----- Data for review

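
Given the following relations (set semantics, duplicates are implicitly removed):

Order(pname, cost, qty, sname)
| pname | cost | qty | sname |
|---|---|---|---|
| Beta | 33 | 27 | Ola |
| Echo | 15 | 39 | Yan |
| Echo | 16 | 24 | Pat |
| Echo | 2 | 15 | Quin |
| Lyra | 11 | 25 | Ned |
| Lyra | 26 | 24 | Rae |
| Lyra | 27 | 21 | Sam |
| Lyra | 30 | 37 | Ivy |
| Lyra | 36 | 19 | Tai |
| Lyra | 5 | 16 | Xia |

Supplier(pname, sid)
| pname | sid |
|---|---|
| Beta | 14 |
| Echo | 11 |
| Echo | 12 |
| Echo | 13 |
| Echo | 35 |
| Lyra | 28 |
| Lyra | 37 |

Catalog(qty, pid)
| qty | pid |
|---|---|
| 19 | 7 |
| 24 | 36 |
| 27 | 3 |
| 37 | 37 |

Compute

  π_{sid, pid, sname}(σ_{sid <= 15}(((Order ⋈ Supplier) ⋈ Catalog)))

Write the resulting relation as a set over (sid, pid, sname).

Order ⋈ Supplier (natural join on pname): {(Beta, 33, 27, Ola, 14), (Echo, 15, 39, Yan, 11), (Echo, 15, 39, Yan, 12), (Echo, 15, 39, Yan, 13), (Echo, 15, 39, Yan, 35), (Echo, 16, 24, Pat, 11), (Echo, 16, 24, Pat, 12), (Echo, 16, 24, Pat, 13), (Echo, 16, 24, Pat, 35), (Echo, 2, 15, Quin, 11), (Echo, 2, 15, Quin, 12), (Echo, 2, 15, Quin, 13), (Echo, 2, 15, Quin, 35), (Lyra, 11, 25, Ned, 28), (Lyra, 11, 25, Ned, 37), (Lyra, 26, 24, Rae, 28), (Lyra, 26, 24, Rae, 37), (Lyra, 27, 21, Sam, 28), (Lyra, 27, 21, Sam, 37), (Lyra, 30, 37, Ivy, 28), (Lyra, 30, 37, Ivy, 37), (Lyra, 36, 19, Tai, 28), (Lyra, 36, 19, Tai, 37), (Lyra, 5, 16, Xia, 28), (Lyra, 5, 16, Xia, 37)}
(Order ⋈ Supplier) ⋈ Catalog (natural join on qty): {(Beta, 33, 27, Ola, 14, 3), (Echo, 16, 24, Pat, 11, 36), (Echo, 16, 24, Pat, 12, 36), (Echo, 16, 24, Pat, 13, 36), (Echo, 16, 24, Pat, 35, 36), (Lyra, 26, 24, Rae, 28, 36), (Lyra, 26, 24, Rae, 37, 36), (Lyra, 30, 37, Ivy, 28, 37), (Lyra, 30, 37, Ivy, 37, 37), (Lyra, 36, 19, Tai, 28, 7), (Lyra, 36, 19, Tai, 37, 7)}
Apply σ_{sid <= 15}; surviving tuples: {(Beta, 33, 27, Ola, 14, 3), (Echo, 16, 24, Pat, 11, 36), (Echo, 16, 24, Pat, 12, 36), (Echo, 16, 24, Pat, 13, 36)}
π_{sid, pid, sname} gives {(11, 36, Pat), (12, 36, Pat), (13, 36, Pat), (14, 3, Ola)}.

{(11, 36, Pat), (12, 36, Pat), (13, 36, Pat), (14, 3, Ola)}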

----------

— Work to be completed —
Return every line from the material that contains the word "cost".

— Answer box —
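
Order(pname, cost, qty, sname)
| pname | cost | qty | sname |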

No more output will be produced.